Exercise
Go through the listing that follows and report the number of lines with the string "data" in them, nothing more.

----- Task material

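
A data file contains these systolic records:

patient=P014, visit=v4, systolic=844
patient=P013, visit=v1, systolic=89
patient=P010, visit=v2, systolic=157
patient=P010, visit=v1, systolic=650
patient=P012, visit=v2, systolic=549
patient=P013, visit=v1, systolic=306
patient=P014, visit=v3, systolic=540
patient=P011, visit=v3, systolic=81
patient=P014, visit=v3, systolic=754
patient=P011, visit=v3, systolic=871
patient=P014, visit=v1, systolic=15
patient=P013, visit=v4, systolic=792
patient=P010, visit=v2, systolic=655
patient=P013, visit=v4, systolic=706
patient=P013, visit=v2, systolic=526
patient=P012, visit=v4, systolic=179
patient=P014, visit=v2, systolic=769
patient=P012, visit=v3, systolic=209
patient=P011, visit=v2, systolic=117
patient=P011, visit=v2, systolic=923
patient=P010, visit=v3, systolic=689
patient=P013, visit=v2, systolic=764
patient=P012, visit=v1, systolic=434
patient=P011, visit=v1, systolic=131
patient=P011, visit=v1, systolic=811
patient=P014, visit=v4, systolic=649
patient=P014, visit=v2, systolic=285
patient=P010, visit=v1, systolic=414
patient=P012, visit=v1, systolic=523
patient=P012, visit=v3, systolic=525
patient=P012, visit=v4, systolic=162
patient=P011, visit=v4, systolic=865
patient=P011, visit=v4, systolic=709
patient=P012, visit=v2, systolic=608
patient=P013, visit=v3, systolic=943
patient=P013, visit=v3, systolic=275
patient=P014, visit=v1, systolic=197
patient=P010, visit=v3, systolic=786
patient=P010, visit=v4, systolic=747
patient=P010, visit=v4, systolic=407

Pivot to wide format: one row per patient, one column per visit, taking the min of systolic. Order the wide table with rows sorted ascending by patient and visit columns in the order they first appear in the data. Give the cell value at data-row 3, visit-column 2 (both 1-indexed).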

----------

Answer to this task
2